## ASSIGNMENT
Identify all lines below that hold "potentials" and collect them.

Content starts

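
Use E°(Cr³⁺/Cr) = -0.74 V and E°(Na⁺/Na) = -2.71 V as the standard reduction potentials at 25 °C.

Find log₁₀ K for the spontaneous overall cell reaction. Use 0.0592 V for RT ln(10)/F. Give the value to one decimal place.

Cathode: Cr³⁺/Cr; anode: Na⁺/Na. E°cell = +1.97 V, n = 3.
log K = nE°cell / 0.0592 = (3)(+1.97) / 0.0592 = 99.8.

99.8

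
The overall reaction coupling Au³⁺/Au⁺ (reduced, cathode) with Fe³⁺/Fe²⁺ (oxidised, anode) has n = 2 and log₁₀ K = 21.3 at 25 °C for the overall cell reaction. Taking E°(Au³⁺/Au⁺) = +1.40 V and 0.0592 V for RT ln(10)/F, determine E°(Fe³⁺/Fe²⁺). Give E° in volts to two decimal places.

+0.77 V

E°cell = (0.0592/n)·log K = (0.0592/2)(21.3) = +0.630 V.
Since Au³⁺/Au⁺ is the cathode and Fe³⁺/Fe²⁺ the anode, E°cell = E°(Au³⁺/Au⁺) − E°(Fe³⁺/Fe²⁺).
So E°(Fe³⁺/Fe²⁺) = E°(Au³⁺/Au⁺) − E°cell = (+1.40) − (+0.630) = +0.77 V.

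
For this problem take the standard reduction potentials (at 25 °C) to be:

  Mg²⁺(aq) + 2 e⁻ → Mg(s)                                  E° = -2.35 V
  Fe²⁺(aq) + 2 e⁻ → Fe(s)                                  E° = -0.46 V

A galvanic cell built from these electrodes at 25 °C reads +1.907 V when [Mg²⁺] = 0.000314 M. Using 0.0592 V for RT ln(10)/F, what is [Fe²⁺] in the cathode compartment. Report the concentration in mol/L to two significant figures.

0.0012 M

Fe²⁺/Fe is the cathode, Mg²⁺/Mg the anode: E°cell = +1.89 V, n = 2.
Overall reaction: Fe²⁺(aq) + Mg(s) → Fe(s) + Mg²⁺(aq); Q = [Mg²⁺]^1/[Fe²⁺]^1.
From E = E° − (0.0592/n) log Q: log Q = (E° − E)·n/0.0592 = (+1.89 − (+1.907))·2/0.0592 = -0.5743.
So 1·log[Fe²⁺] = 1·log(0.000314) − log Q = -3.5031 − (-0.5743) = -2.9288; [Fe²⁺] = 10^(-2.9288) ≈ 0.0012 M.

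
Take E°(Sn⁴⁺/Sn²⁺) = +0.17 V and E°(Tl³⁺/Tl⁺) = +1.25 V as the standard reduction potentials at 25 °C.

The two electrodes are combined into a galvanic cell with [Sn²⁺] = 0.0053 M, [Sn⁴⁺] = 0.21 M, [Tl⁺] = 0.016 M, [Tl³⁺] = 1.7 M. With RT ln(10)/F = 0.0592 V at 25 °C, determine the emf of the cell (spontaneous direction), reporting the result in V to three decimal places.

+1.093 V

Tl³⁺/Tl⁺ is the cathode (higher E°), Sn⁴⁺/Sn²⁺ the anode: E°cell = +1.25 − (+0.17) = +1.08 V, n = 2.
Overall: Tl³⁺(aq) + Sn²⁺(aq) → Tl⁺(aq) + Sn⁴⁺(aq)
Q = [Tl⁺]·[Sn⁴⁺] / ([Tl³⁺]·[Sn²⁺]); log Q = -0.428.
E = E° − (0.0592/n) log Q = +1.08 − (0.0592/2)(-0.428) = +1.093 V.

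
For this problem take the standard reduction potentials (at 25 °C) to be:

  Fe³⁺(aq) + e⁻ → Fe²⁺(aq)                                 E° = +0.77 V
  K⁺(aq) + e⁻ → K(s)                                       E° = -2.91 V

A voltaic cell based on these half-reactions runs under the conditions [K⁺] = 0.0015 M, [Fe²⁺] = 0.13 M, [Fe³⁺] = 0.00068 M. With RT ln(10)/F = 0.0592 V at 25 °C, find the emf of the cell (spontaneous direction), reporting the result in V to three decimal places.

+3.712 V

Fe³⁺/Fe²⁺ is the cathode (higher E°), K⁺/K the anode: E°cell = +0.77 − (-2.91) = +3.68 V, n = 1.
Overall: Fe³⁺(aq) + K(s) → Fe²⁺(aq) + K⁺(aq)
Q = [Fe²⁺]·[K⁺] / ([Fe³⁺]); log Q = -0.542.
E = E° − (0.0592/n) log Q = +3.68 − (0.0592/1)(-0.542) = +3.712 V.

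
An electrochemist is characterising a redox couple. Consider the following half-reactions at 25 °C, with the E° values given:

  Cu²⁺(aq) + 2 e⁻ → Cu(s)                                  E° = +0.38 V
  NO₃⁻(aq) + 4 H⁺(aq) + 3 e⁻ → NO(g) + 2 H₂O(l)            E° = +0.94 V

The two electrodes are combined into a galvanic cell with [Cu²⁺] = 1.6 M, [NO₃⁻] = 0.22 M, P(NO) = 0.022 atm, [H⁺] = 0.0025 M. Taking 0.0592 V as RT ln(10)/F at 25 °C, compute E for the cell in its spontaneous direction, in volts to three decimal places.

NO₃⁻/NO is the cathode (higher E°), Cu²⁺/Cu the anode: E°cell = +0.94 − (+0.38) = +0.56 V, n = 6.
Overall: 2 NO₃⁻(aq) + 8 H⁺(aq) + 3 Cu(s) → 2 NO(g) + 4 H₂O(l) + 3 Cu²⁺(aq)
Q = P(NO)^2·[Cu²⁺]^3 / ([NO₃⁻]^2·[H⁺]^8); log Q = 19.429.
E = E° − (0.0592/n) log Q = +0.56 − (0.0592/6)(19.429) = +0.368 V.

+0.368 V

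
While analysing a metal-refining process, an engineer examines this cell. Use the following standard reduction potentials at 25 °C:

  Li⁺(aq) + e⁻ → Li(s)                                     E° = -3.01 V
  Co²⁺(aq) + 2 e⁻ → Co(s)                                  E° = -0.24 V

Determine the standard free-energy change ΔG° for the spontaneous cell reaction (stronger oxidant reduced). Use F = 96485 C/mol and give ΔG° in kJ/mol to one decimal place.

Co²⁺/Co (E° = -0.24 V) is the cathode; Li⁺/Li (E° = -3.01 V) is the anode, so E°cell = +2.77 V.
Balancing electrons gives n = 2 (lcm of 2 and 1).
ΔG° = −nFE° = −(2)(96485)(+2.77) = -534,527 J = -534.5 kJ/mol.

-534.5 kJ/mol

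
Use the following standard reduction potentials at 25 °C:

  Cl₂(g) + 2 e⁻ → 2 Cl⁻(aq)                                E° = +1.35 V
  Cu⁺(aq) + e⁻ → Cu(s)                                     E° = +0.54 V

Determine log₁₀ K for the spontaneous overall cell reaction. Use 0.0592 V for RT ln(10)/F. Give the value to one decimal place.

27.4

Cathode: Cl₂/Cl⁻; anode: Cu⁺/Cu. E°cell = +0.81 V, n = 2.
log K = nE°cell / 0.0592 = (2)(+0.81) / 0.0592 = 27.4.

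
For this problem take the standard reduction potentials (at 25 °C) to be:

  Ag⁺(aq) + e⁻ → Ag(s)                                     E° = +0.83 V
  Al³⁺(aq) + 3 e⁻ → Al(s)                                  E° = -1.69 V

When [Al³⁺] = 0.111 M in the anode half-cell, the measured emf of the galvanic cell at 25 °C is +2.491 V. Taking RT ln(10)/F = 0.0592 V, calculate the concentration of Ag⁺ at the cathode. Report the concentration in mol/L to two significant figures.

Ag⁺/Ag is the cathode, Al³⁺/Al the anode: E°cell = +2.52 V, n = 3.
Overall reaction: 3 Ag⁺(aq) + Al(s) → 3 Ag(s) + Al³⁺(aq); Q = [Al³⁺]^1/[Ag⁺]^3.
From E = E° − (0.0592/n) log Q: log Q = (E° − E)·n/0.0592 = (+2.52 − (+2.491))·3/0.0592 = 1.4696.
So 3·log[Ag⁺] = 1·log(0.111) − log Q = -0.9547 − (1.4696) = -2.4243; log[Ag⁺] = -2.4243 / 3 = -0.8081; [Ag⁺] = 10^(-0.8081) ≈ 0.16 M.

0.16 M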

Content ends

## SOLUTION TO THE EXERCISE
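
Use E°(Cr³⁺/Cr) = -0.74 V and E°(Na⁺/Na) = -2.71 V as the standard reduction potentials at 25 °C.
For this problem take the standard reduction potentials (at 25 °C) to be:
Take E°(Sn⁴⁺/Sn²⁺) = +0.17 V and E°(Tl³⁺/Tl⁺) = +1.25 V as the standard reduction potentials at 25 °C.
For this problem take the standard reduction potentials (at 25 °C) to be:
While analysing a metal-refining process, an engineer examines this cell. Use the following standard reduction potentials at 25 °C:
Use the following standard reduction potentials at 25 °C:
For this problem take the standard reduction potentials (at 25 °C) to be: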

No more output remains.